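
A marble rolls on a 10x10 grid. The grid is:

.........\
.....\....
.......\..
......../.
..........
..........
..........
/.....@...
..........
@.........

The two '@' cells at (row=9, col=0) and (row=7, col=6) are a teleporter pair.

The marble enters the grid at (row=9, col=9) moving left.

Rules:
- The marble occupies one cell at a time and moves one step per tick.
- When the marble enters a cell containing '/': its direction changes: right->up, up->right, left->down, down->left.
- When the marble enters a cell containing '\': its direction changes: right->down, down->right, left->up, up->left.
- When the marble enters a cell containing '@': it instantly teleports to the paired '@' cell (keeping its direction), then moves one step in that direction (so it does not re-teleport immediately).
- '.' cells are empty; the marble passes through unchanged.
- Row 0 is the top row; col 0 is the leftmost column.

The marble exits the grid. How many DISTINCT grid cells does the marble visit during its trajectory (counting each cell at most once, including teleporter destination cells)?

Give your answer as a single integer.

Step 1: enter (9,9), '.' pass, move left to (9,8)
Step 2: enter (9,8), '.' pass, move left to (9,7)
Step 3: enter (9,7), '.' pass, move left to (9,6)
Step 4: enter (9,6), '.' pass, move left to (9,5)
Step 5: enter (9,5), '.' pass, move left to (9,4)
Step 6: enter (9,4), '.' pass, move left to (9,3)
Step 7: enter (9,3), '.' pass, move left to (9,2)
Step 8: enter (9,2), '.' pass, move left to (9,1)
Step 9: enter (9,1), '.' pass, move left to (9,0)
Step 10: enter (9,0), '@' teleport (9,0)->(7,6), also enter (7,6), move left to (7,5)
Step 11: enter (7,5), '.' pass, move left to (7,4)
Step 12: enter (7,4), '.' pass, move left to (7,3)
Step 13: enter (7,3), '.' pass, move left to (7,2)
Step 14: enter (7,2), '.' pass, move left to (7,1)
Step 15: enter (7,1), '.' pass, move left to (7,0)
Step 16: enter (7,0), '/' deflects left->down, move down to (8,0)
Step 17: enter (8,0), '.' pass, move down to (9,0)
Step 18: enter (9,0), '@' teleport (9,0)->(7,6), also enter (7,6), move down to (8,6)
Step 19: enter (8,6), '.' pass, move down to (9,6)
Step 20: enter (9,6), '.' pass, move down to (10,6)
Step 21: at (10,6) — EXIT via bottom edge, pos 6
Distinct cells visited: 19 (path length 22)

Answer: 19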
+ + + + + + +
Work to be completed: All the lines above should be written out once more, exactly.

Answer below:
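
A marble rolls on a 10x10 grid. The grid is:

.........\
.....\....
.......\..
......../.
..........
..........
..........
/.....@...
..........
@.........

The two '@' cells at (row=9, col=0) and (row=7, col=6) are a teleporter pair.

The marble enters the grid at (row=9, col=9) moving left.

Rules:
- The marble occupies one cell at a time and moves one step per tick.
- When the marble enters a cell containing '/': its direction changes: right->up, up->right, left->down, down->left.
- When the marble enters a cell containing '\': its direction changes: right->down, down->right, left->up, up->left.
- When the marble enters a cell containing '@': it instantly teleports to the paired '@' cell (keeping its direction), then moves one step in that direction (so it does not re-teleport immediately).
- '.' cells are empty; the marble passes through unchanged.
- Row 0 is the top row; col 0 is the leftmost column.

The marble exits the grid. How many DISTINCT grid cells does the marble visit during its trajectory (counting each cell at most once, including teleporter destination cells)?

Give your answer as a single integer.

Step 1: enter (9,9), '.' pass, move left to (9,8)
Step 2: enter (9,8), '.' pass, move left to (9,7)
Step 3: enter (9,7), '.' pass, move left to (9,6)
Step 4: enter (9,6), '.' pass, move left to (9,5)
Step 5: enter (9,5), '.' pass, move left to (9,4)
Step 6: enter (9,4), '.' pass, move left to (9,3)
Step 7: enter (9,3), '.' pass, move left to (9,2)
Step 8: enter (9,2), '.' pass, move left to (9,1)
Step 9: enter (9,1), '.' pass, move left to (9,0)
Step 10: enter (9,0), '@' teleport (9,0)->(7,6), also enter (7,6), move left to (7,5)
Step 11: enter (7,5), '.' pass, move left to (7,4)
Step 12: enter (7,4), '.' pass, move left to (7,3)
Step 13: enter (7,3), '.' pass, move left to (7,2)
Step 14: enter (7,2), '.' pass, move left to (7,1)
Step 15: enter (7,1), '.' pass, move left to (7,0)
Step 16: enter (7,0), '/' deflects left->down, move down to (8,0)
Step 17: enter (8,0), '.' pass, move down to (9,0)
Step 18: enter (9,0), '@' teleport (9,0)->(7,6), also enter (7,6), move down to (8,6)
Step 19: enter (8,6), '.' pass, move down to (9,6)
Step 20: enter (9,6), '.' pass, move down to (10,6)
Step 21: at (10,6) — EXIT via bottom edge, pos 6
Distinct cells visited: 19 (path length 22)

Answer: 19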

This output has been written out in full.